• WHAT IS REQUIRED: In the records below, the line with "A simple symmetric" opens the range and the line with "What is the probability that min(S_1, ..., S_27)" closes it; print that range exactly and nothing else.

• Stored items:
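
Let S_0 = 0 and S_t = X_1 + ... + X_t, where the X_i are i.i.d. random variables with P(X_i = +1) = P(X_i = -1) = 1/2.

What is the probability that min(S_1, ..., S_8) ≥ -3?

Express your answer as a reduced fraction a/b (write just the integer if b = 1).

Answer: 105/128

Derivation:
Let f(t,s) = #length-t paths at position s with S_1..S_t all ≥ -3.
f(t,s) = f(t-1,s-1) + f(t-1,s+1) for s ≥ -3; f(t,s) = 0 for s < -3.
t=0: f(0,0)=1
t=1: f(1,-1)=1 f(1,1)=1
t=2: f(2,-2)=1 f(2,0)=2 f(2,2)=1
t=3: f(3,-3)=1 f(3,-1)=3 f(3,1)=3 f(3,3)=1
t=4: f(4,-2)=4 f(4,0)=6 f(4,2)=4 f(4,4)=1
t=5: f(5,-3)=4 f(5,-1)=10 f(5,1)=10 f(5,3)=5 f(5,5)=1
t=6: f(6,-2)=14 f(6,0)=20 f(6,2)=15 f(6,4)=6 f(6,6)=1
t=7: f(7,-3)=14 f(7,-1)=34 f(7,1)=35 f(7,3)=21 f(7,5)=7 f(7,7)=1
t=8: f(8,-2)=48 f(8,0)=69 f(8,2)=56 f(8,4)=28 f(8,6)=8 f(8,8)=1
Σ_s f(8,s) = 210
P = 210/256 = 105/128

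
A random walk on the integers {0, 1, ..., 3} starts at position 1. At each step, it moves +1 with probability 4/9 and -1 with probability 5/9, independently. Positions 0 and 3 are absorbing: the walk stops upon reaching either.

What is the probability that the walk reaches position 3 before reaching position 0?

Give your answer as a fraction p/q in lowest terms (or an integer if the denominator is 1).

Answer: 16/61

Derivation:
Biased walk: p = 4/9, q = 5/9, r = q/p = 5/4
Gambler's ruin: P(hit 3 before 0 | start at 1) = (1 - r^a)/(1 - r^N)
r^1 = 5/4; r^3 = 125/64
P = (1 - 5/4) / (1 - 125/64) = -1/4 / -61/64 = 16/61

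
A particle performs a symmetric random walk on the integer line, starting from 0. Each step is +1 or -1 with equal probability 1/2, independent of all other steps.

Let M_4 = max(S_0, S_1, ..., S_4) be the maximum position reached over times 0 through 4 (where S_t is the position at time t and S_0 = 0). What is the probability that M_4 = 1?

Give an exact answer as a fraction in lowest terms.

Answer: 1/4

Derivation:
Let M_4 = max(S_0,...,S_4). Use the reflection principle: for j ≥ 1, #{paths with M_4 ≥ j} = #{S_4 ≥ j} + #{S_4 ≥ j+1}.
By reflection, #{M_4 ≥ 1} = #{S_4 ≥ 1} + #{S_4 ≥ 2} = 5 + 5 = 10.
#{M_4 ≥ 2} = #{S_4 ≥ 2} + #{S_4 ≥ 3} = 5 + 1 = 6.
#{M_4 = 1} = 10 - 6 = 4.
P(M_4 = 1) = 4/16 = 1/4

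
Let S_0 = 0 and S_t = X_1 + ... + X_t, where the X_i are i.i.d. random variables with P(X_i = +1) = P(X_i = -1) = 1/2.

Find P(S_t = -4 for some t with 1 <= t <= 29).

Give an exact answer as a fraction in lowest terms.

Answer: 123012781/268435456

Derivation:
Count via complement. Let g(t,s) = #length-t paths at position s with S_1..S_t all ≠ -4.
g(t,s) = g(t-1,s-1) + g(t-1,s+1) for s ≠ -4; g(t,-4) = 0.
t=0: g(0,0)=1
t=1: g(1,-1)=1 g(1,1)=1
t=2: g(2,-2)=1 g(2,0)=2 g(2,2)=1
t=3: g(3,-3)=1 g(3,-1)=3 g(3,1)=3 g(3,3)=1
t=4: g(4,-2)=4 g(4,0)=6 g(4,2)=4 g(4,4)=1
t=5: g(5,-3)=4 g(5,-1)=10 g(5,1)=10 g(5,3)=5 g(5,5)=1
t=6: g(6,-2)=14 g(6,0)=20 g(6,2)=15 g(6,4)=6 g(6,6)=1
t=7: g(7,-3)=14 g(7,-1)=34 g(7,1)=35 g(7,3)=21 g(7,5)=7 g(7,7)=1
t=8: g(8,-2)=48 g(8,0)=69 g(8,2)=56 g(8,4)=28 g(8,6)=8 g(8,8)=1
t=9: g(9,-3)=48 g(9,-1)=117 g(9,1)=125 g(9,3)=84 g(9,5)=36 g(9,7)=9 g(9,9)=1
t=10: g(10,-2)=165 g(10,0)=242 g(10,2)=209 g(10,4)=120 g(10,6)=45 g(10,8)=10 g(10,10)=1
t=11: g(11,-3)=165 g(11,-1)=407 g(11,1)=451 g(11,3)=329 g(11,5)=165 g(11,7)=55 g(11,9)=11 g(11,11)=1
t=12: g(12,-2)=572 g(12,0)=858 g(12,2)=780 g(12,4)=494 g(12,6)=220 g(12,8)=66 g(12,10)=12 g(12,12)=1
t=13: g(13,-3)=572 g(13,-1)=1430 g(13,1)=1638 g(13,3)=1274 g(13,5)=714 g(13,7)=286 g(13,9)=78 g(13,11)=13 g(13,13)=1
t=14: g(14,-2)=2002 g(14,0)=3068 g(14,2)=2912 g(14,4)=1988 g(14,6)=1000 g(14,8)=364 g(14,10)=91 g(14,12)=14 g(14,14)=1
t=15: g(15,-3)=2002 g(15,-1)=5070 g(15,1)=5980 g(15,3)=4900 g(15,5)=2988 g(15,7)=1364 g(15,9)=455 g(15,11)=105 g(15,13)=15 g(15,15)=1
t=16: g(16,-2)=7072 g(16,0)=11050 g(16,2)=10880 g(16,4)=7888 g(16,6)=4352 g(16,8)=1819 g(16,10)=560 g(16,12)=120 g(16,14)=16 g(16,16)=1
t=17: g(17,-3)=7072 g(17,-1)=18122 g(17,1)=21930 g(17,3)=18768 g(17,5)=12240 g(17,7)=6171 g(17,9)=2379 g(17,11)=680 g(17,13)=136 g(17,15)=17 g(17,17)=1
t=18: g(18,-2)=25194 g(18,0)=40052 g(18,2)=40698 g(18,4)=31008 g(18,6)=18411 g(18,8)=8550 g(18,10)=3059 g(18,12)=816 g(18,14)=153 g(18,16)=18 g(18,18)=1
t=19: g(19,-3)=25194 g(19,-1)=65246 g(19,1)=80750 g(19,3)=71706 g(19,5)=49419 g(19,7)=26961 g(19,9)=11609 g(19,11)=3875 g(19,13)=969 g(19,15)=171 g(19,17)=19 g(19,19)=1
t=20: g(20,-2)=90440 g(20,0)=145996 g(20,2)=152456 g(20,4)=121125 g(20,6)=76380 g(20,8)=38570 g(20,10)=15484 g(20,12)=4844 g(20,14)=1140 g(20,16)=190 g(20,18)=20 g(20,20)=1
t=21: g(21,-3)=90440 g(21,-1)=236436 g(21,1)=298452 g(21,3)=273581 g(21,5)=197505 g(21,7)=114950 g(21,9)=54054 g(21,11)=20328 g(21,13)=5984 g(21,15)=1330 g(21,17)=210 g(21,19)=21 g(21,21)=1
t=22: g(22,-2)=326876 g(22,0)=534888 g(22,2)=572033 g(22,4)=471086 g(22,6)=312455 g(22,8)=169004 g(22,10)=74382 g(22,12)=26312 g(22,14)=7314 g(22,16)=1540 g(22,18)=231 g(22,20)=22 g(22,22)=1
t=23: g(23,-3)=326876 g(23,-1)=861764 g(23,1)=1106921 g(23,3)=1043119 g(23,5)=783541 g(23,7)=481459 g(23,9)=243386 g(23,11)=100694 g(23,13)=33626 g(23,15)=8854 g(23,17)=1771 g(23,19)=253 g(23,21)=23 g(23,23)=1
t=24: g(24,-2)=1188640 g(24,0)=1968685 g(24,2)=2150040 g(24,4)=1826660 g(24,6)=1265000 g(24,8)=724845 g(24,10)=344080 g(24,12)=134320 g(24,14)=42480 g(24,16)=10625 g(24,18)=2024 g(24,20)=276 g(24,22)=24 g(24,24)=1
t=25: g(25,-3)=1188640 g(25,-1)=3157325 g(25,1)=4118725 g(25,3)=3976700 g(25,5)=3091660 g(25,7)=1989845 g(25,9)=1068925 g(25,11)=478400 g(25,13)=176800 g(25,15)=53105 g(25,17)=12649 g(25,19)=2300 g(25,21)=300 g(25,23)=25 g(25,25)=1
t=26: g(26,-2)=4345965 g(26,0)=7276050 g(26,2)=8095425 g(26,4)=7068360 g(26,6)=5081505 g(26,8)=3058770 g(26,10)=1547325 g(26,12)=655200 g(26,14)=229905 g(26,16)=65754 g(26,18)=14949 g(26,20)=2600 g(26,22)=325 g(26,24)=26 g(26,26)=1
t=27: g(27,-3)=4345965 g(27,-1)=11622015 g(27,1)=15371475 g(27,3)=15163785 g(27,5)=12149865 g(27,7)=8140275 g(27,9)=4606095 g(27,11)=2202525 g(27,13)=885105 g(27,15)=295659 g(27,17)=80703 g(27,19)=17549 g(27,21)=2925 g(27,23)=351 g(27,25)=27 g(27,27)=1
t=28: g(28,-2)=15967980 g(28,0)=26993490 g(28,2)=30535260 g(28,4)=27313650 g(28,6)=20290140 g(28,8)=12746370 g(28,10)=6808620 g(28,12)=3087630 g(28,14)=1180764 g(28,16)=376362 g(28,18)=98252 g(28,20)=20474 g(28,22)=3276 g(28,24)=378 g(28,26)=28 g(28,28)=1
t=29: g(29,-3)=15967980 g(29,-1)=42961470 g(29,1)=57528750 g(29,3)=57848910 g(29,5)=47603790 g(29,7)=33036510 g(29,9)=19554990 g(29,11)=9896250 g(29,13)=4268394 g(29,15)=1557126 g(29,17)=474614 g(29,19)=118726 g(29,21)=23750 g(29,23)=3654 g(29,25)=406 g(29,27)=29 g(29,29)=1
Paths never hitting -4: Σ_s g(29,s) = 290845350
Paths hitting -4: 2^29 - 290845350 = 246025562
P = 246025562/536870912 = 123012781/268435456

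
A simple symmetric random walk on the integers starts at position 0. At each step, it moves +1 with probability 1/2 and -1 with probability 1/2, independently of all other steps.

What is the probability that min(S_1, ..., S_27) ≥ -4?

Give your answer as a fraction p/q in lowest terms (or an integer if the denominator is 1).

Answer: 87922215/134217728

Derivation:
Let f(t,s) = #length-t paths at position s with S_1..S_t all ≥ -4.
f(t,s) = f(t-1,s-1) + f(t-1,s+1) for s ≥ -4; f(t,s) = 0 for s < -4.
t=0: f(0,0)=1
t=1: f(1,-1)=1 f(1,1)=1
t=2: f(2,-2)=1 f(2,0)=2 f(2,2)=1
t=3: f(3,-3)=1 f(3,-1)=3 f(3,1)=3 f(3,3)=1
t=4: f(4,-4)=1 f(4,-2)=4 f(4,0)=6 f(4,2)=4 f(4,4)=1
t=5: f(5,-3)=5 f(5,-1)=10 f(5,1)=10 f(5,3)=5 f(5,5)=1
t=6: f(6,-4)=5 f(6,-2)=15 f(6,0)=20 f(6,2)=15 f(6,4)=6 f(6,6)=1
t=7: f(7,-3)=20 f(7,-1)=35 f(7,1)=35 f(7,3)=21 f(7,5)=7 f(7,7)=1
t=8: f(8,-4)=20 f(8,-2)=55 f(8,0)=70 f(8,2)=56 f(8,4)=28 f(8,6)=8 f(8,8)=1
t=9: f(9,-3)=75 f(9,-1)=125 f(9,1)=126 f(9,3)=84 f(9,5)=36 f(9,7)=9 f(9,9)=1
t=10: f(10,-4)=75 f(10,-2)=200 f(10,0)=251 f(10,2)=210 f(10,4)=120 f(10,6)=45 f(10,8)=10 f(10,10)=1
t=11: f(11,-3)=275 f(11,-1)=451 f(11,1)=461 f(11,3)=330 f(11,5)=165 f(11,7)=55 f(11,9)=11 f(11,11)=1
t=12: f(12,-4)=275 f(12,-2)=726 f(12,0)=912 f(12,2)=791 f(12,4)=495 f(12,6)=220 f(12,8)=66 f(12,10)=12 f(12,12)=1
t=13: f(13,-3)=1001 f(13,-1)=1638 f(13,1)=1703 f(13,3)=1286 f(13,5)=715 f(13,7)=286 f(13,9)=78 f(13,11)=13 f(13,13)=1
t=14: f(14,-4)=1001 f(14,-2)=2639 f(14,0)=3341 f(14,2)=2989 f(14,4)=2001 f(14,6)=1001 f(14,8)=364 f(14,10)=91 f(14,12)=14 f(14,14)=1
t=15: f(15,-3)=3640 f(15,-1)=5980 f(15,1)=6330 f(15,3)=4990 f(15,5)=3002 f(15,7)=1365 f(15,9)=455 f(15,11)=105 f(15,13)=15 f(15,15)=1
t=16: f(16,-4)=3640 f(16,-2)=9620 f(16,0)=12310 f(16,2)=11320 f(16,4)=7992 f(16,6)=4367 f(16,8)=1820 f(16,10)=560 f(16,12)=120 f(16,14)=16 f(16,16)=1
t=17: f(17,-3)=13260 f(17,-1)=21930 f(17,1)=23630 f(17,3)=19312 f(17,5)=12359 f(17,7)=6187 f(17,9)=2380 f(17,11)=680 f(17,13)=136 f(17,15)=17 f(17,17)=1
t=18: f(18,-4)=13260 f(18,-2)=35190 f(18,0)=45560 f(18,2)=42942 f(18,4)=31671 f(18,6)=18546 f(18,8)=8567 f(18,10)=3060 f(18,12)=816 f(18,14)=153 f(18,16)=18 f(18,18)=1
t=19: f(19,-3)=48450 f(19,-1)=80750 f(19,1)=88502 f(19,3)=74613 f(19,5)=50217 f(19,7)=27113 f(19,9)=11627 f(19,11)=3876 f(19,13)=969 f(19,15)=171 f(19,17)=19 f(19,19)=1
t=20: f(20,-4)=48450 f(20,-2)=129200 f(20,0)=169252 f(20,2)=163115 f(20,4)=124830 f(20,6)=77330 f(20,8)=38740 f(20,10)=15503 f(20,12)=4845 f(20,14)=1140 f(20,16)=190 f(20,18)=20 f(20,20)=1
t=21: f(21,-3)=177650 f(21,-1)=298452 f(21,1)=332367 f(21,3)=287945 f(21,5)=202160 f(21,7)=116070 f(21,9)=54243 f(21,11)=20348 f(21,13)=5985 f(21,15)=1330 f(21,17)=210 f(21,19)=21 f(21,21)=1
t=22: f(22,-4)=177650 f(22,-2)=476102 f(22,0)=630819 f(22,2)=620312 f(22,4)=490105 f(22,6)=318230 f(22,8)=170313 f(22,10)=74591 f(22,12)=26333 f(22,14)=7315 f(22,16)=1540 f(22,18)=231 f(22,20)=22 f(22,22)=1
t=23: f(23,-3)=653752 f(23,-1)=1106921 f(23,1)=1251131 f(23,3)=1110417 f(23,5)=808335 f(23,7)=488543 f(23,9)=244904 f(23,11)=100924 f(23,13)=33648 f(23,15)=8855 f(23,17)=1771 f(23,19)=253 f(23,21)=23 f(23,23)=1
t=24: f(24,-4)=653752 f(24,-2)=1760673 f(24,0)=2358052 f(24,2)=2361548 f(24,4)=1918752 f(24,6)=1296878 f(24,8)=733447 f(24,10)=345828 f(24,12)=134572 f(24,14)=42503 f(24,16)=10626 f(24,18)=2024 f(24,20)=276 f(24,22)=24 f(24,24)=1
t=25: f(25,-3)=2414425 f(25,-1)=4118725 f(25,1)=4719600 f(25,3)=4280300 f(25,5)=3215630 f(25,7)=2030325 f(25,9)=1079275 f(25,11)=480400 f(25,13)=177075 f(25,15)=53129 f(25,17)=12650 f(25,19)=2300 f(25,21)=300 f(25,23)=25 f(25,25)=1
t=26: f(26,-4)=2414425 f(26,-2)=6533150 f(26,0)=8838325 f(26,2)=8999900 f(26,4)=7495930 f(26,6)=5245955 f(26,8)=3109600 f(26,10)=1559675 f(26,12)=657475 f(26,14)=230204 f(26,16)=65779 f(26,18)=14950 f(26,20)=2600 f(26,22)=325 f(26,24)=26 f(26,26)=1
t=27: f(27,-3)=8947575 f(27,-1)=15371475 f(27,1)=17838225 f(27,3)=16495830 f(27,5)=12741885 f(27,7)=8355555 f(27,9)=4669275 f(27,11)=2217150 f(27,13)=887679 f(27,15)=295983 f(27,17)=80729 f(27,19)=17550 f(27,21)=2925 f(27,23)=351 f(27,25)=27 f(27,27)=1
Σ_s f(27,s) = 87922215
P = 87922215/134217728 = 87922215/134217728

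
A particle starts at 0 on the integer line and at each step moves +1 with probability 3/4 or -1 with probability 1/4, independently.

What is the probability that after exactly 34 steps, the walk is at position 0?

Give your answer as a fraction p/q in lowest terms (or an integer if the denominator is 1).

Answer: 75340571907153465/73786976294838206464

Derivation:
To be at 0 after 34 steps: need exactly 17 steps of +1 and 17 of -1.
Number of such sequences: C(34,17) = 2333606220
Each has probability (3/4)^17 · (1/4)^17 = 129140163/295147905179352825856
P = 2333606220 · 129140163/295147905179352825856 = 75340571907153465/73786976294838206464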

• EXPECTED OUTPUT:
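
A simple symmetric random walk on the integers starts at position 0. At each step, it moves +1 with probability 1/2 and -1 with probability 1/2, independently of all other steps.

What is the probability that min(S_1, ..., S_27) ≥ -4?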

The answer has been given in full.